§ **Task details**
The response must be made up of the lines in the entries below that contain "Zoya".

(Saved entries)
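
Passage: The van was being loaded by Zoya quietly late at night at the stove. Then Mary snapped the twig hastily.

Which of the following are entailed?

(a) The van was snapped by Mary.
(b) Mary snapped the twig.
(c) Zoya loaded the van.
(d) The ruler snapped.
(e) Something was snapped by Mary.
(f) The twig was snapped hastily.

(a) Not entailed — Mary snapped the twig, not the van; the van belongs to the loading event.
(b) Entailed — dropping 'hastily' leaves a sub-description the original still satisfies.
(c) Not entailed — 'was loading' is progressive on an accomplishment; it does not entail the completed 'loaded'.
(d) Not entailed — the twig is what snapped, not the ruler.
(e) Entailed — this follows by dropping conjuncts from the snapping event's description.
(f) Entailed — generalizing the agent leaves a sub-description the original still satisfies.

(b), (e), (f)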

§ **Answer to this task**
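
Passage: The van was being loaded by Zoya quietly late at night at the stove. Then Mary snapped the twig hastily.
(c) Zoya loaded the van.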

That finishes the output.